> [What you are asked to do]:
The required answer is every line of the data containing the word "binary".

> [Dataset entries]:
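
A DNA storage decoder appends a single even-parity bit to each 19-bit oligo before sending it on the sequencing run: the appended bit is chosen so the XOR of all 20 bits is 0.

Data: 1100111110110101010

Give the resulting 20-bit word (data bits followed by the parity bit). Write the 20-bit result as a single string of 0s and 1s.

XOR of the 19 data bits: 1⊕1⊕0⊕0⊕1⊕1⊕1⊕1⊕1⊕0⊕1⊕1⊕0⊕1⊕0⊕1⊕0⊕1⊕0 = 0
Parity bit = 0 (so all 20 bits XOR to 0).

11001111101101010100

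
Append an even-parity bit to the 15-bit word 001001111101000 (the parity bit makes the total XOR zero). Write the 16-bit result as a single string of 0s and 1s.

0010011111010001

XOR of the 15 data bits: 0⊕0⊕1⊕0⊕0⊕1⊕1⊕1⊕1⊕1⊕0⊕1⊕0⊕0⊕0 = 1
Parity bit = 1 (so all 16 bits XOR to 0).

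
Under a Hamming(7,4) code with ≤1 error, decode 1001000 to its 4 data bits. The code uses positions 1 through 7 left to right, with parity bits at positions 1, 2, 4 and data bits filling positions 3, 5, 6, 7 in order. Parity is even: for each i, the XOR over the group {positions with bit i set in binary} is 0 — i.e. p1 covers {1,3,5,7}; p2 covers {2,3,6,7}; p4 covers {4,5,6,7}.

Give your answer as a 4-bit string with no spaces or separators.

s1 (pos 1,3,5,7): 1⊕0⊕0⊕0 = 1
s2 (pos 2,3,6,7): 0⊕0⊕0⊕0 = 0
s4 (pos 4,5,6,7): 1⊕0⊕0⊕0 = 1
Syndrome s4…s1 = 101 → error at position 5.
Flip position 5: 1001000 → 1001100
Read data bits from positions 3,5,6,7: 0100

0100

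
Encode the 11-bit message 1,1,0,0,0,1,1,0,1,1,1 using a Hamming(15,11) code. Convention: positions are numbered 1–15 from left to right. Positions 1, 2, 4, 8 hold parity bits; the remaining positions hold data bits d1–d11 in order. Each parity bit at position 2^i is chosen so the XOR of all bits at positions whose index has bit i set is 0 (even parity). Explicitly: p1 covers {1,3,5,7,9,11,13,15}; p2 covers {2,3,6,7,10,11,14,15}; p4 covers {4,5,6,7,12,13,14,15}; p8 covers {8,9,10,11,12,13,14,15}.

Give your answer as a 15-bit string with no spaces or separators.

Place data at non-parity positions: p1 p2 1 p4 1 0 0 p8 0 1 1 0 1 1 1
p1 (pos 1,3,5,7,9,11,13,15): XOR of data positions = 1⊕1⊕0⊕0⊕1⊕1⊕1 = 1
p2 (pos 2,3,6,7,10,11,14,15): XOR of data positions = 1⊕0⊕0⊕1⊕1⊕1⊕1 = 1
p4 (pos 4,5,6,7,12,13,14,15): XOR of data positions = 1⊕0⊕0⊕0⊕1⊕1⊕1 = 0
p8 (pos 8,9,10,11,12,13,14,15): XOR of data positions = 0⊕1⊕1⊕0⊕1⊕1⊕1 = 1
Codeword: 111010010110111

111010010110111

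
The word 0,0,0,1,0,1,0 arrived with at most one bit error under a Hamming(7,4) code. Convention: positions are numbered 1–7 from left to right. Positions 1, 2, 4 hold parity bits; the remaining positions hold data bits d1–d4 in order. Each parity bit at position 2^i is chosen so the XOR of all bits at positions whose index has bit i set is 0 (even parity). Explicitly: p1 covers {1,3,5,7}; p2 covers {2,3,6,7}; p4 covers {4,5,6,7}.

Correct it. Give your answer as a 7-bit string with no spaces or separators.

0101010

s1 (pos 1,3,5,7): 0⊕0⊕0⊕0 = 0
s2 (pos 2,3,6,7): 0⊕0⊕1⊕0 = 1
s4 (pos 4,5,6,7): 1⊕0⊕1⊕0 = 0
Syndrome s4…s1 = 010 → error at position 2.
Flip position 2: 0001010 → 0101010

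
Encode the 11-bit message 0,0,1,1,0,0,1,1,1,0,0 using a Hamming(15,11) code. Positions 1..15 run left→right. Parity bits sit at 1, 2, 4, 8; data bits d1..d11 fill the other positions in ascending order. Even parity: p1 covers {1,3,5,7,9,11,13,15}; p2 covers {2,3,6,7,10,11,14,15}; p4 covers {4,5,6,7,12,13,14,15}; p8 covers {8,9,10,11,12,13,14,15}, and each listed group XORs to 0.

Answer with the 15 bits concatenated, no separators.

Place data at non-parity positions: p1 p2 0 p4 0 1 1 p8 0 0 1 1 1 0 0
p1 (pos 1,3,5,7,9,11,13,15): XOR of data positions = 0⊕0⊕1⊕0⊕1⊕1⊕0 = 1
p2 (pos 2,3,6,7,10,11,14,15): XOR of data positions = 0⊕1⊕1⊕0⊕1⊕0⊕0 = 1
p4 (pos 4,5,6,7,12,13,14,15): XOR of data positions = 0⊕1⊕1⊕1⊕1⊕0⊕0 = 0
p8 (pos 8,9,10,11,12,13,14,15): XOR of data positions = 0⊕0⊕1⊕1⊕1⊕0⊕0 = 1
Codeword: 110001110011100

110001110011100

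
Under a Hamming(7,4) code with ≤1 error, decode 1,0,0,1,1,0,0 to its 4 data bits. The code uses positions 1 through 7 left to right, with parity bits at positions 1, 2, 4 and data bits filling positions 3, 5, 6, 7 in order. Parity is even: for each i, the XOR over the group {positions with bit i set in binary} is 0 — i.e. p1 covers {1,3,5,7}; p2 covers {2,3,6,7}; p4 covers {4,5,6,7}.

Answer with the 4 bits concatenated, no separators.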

> [Written answer]:
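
Under a Hamming(7,4) code with ≤1 error, decode 1001000 to its 4 data bits. The code uses positions 1 through 7 left to right, with parity bits at positions 1, 2, 4 and data bits filling positions 3, 5, 6, 7 in order. Parity is even: for each i, the XOR over the group {positions with bit i set in binary} is 0 — i.e. p1 covers {1,3,5,7}; p2 covers {2,3,6,7}; p4 covers {4,5,6,7}.
Under a Hamming(7,4) code with ≤1 error, decode 1,0,0,1,1,0,0 to its 4 data bits. The code uses positions 1 through 7 left to right, with parity bits at positions 1, 2, 4 and data bits filling positions 3, 5, 6, 7 in order. Parity is even: for each i, the XOR over the group {positions with bit i set in binary} is 0 — i.e. p1 covers {1,3,5,7}; p2 covers {2,3,6,7}; p4 covers {4,5,6,7}.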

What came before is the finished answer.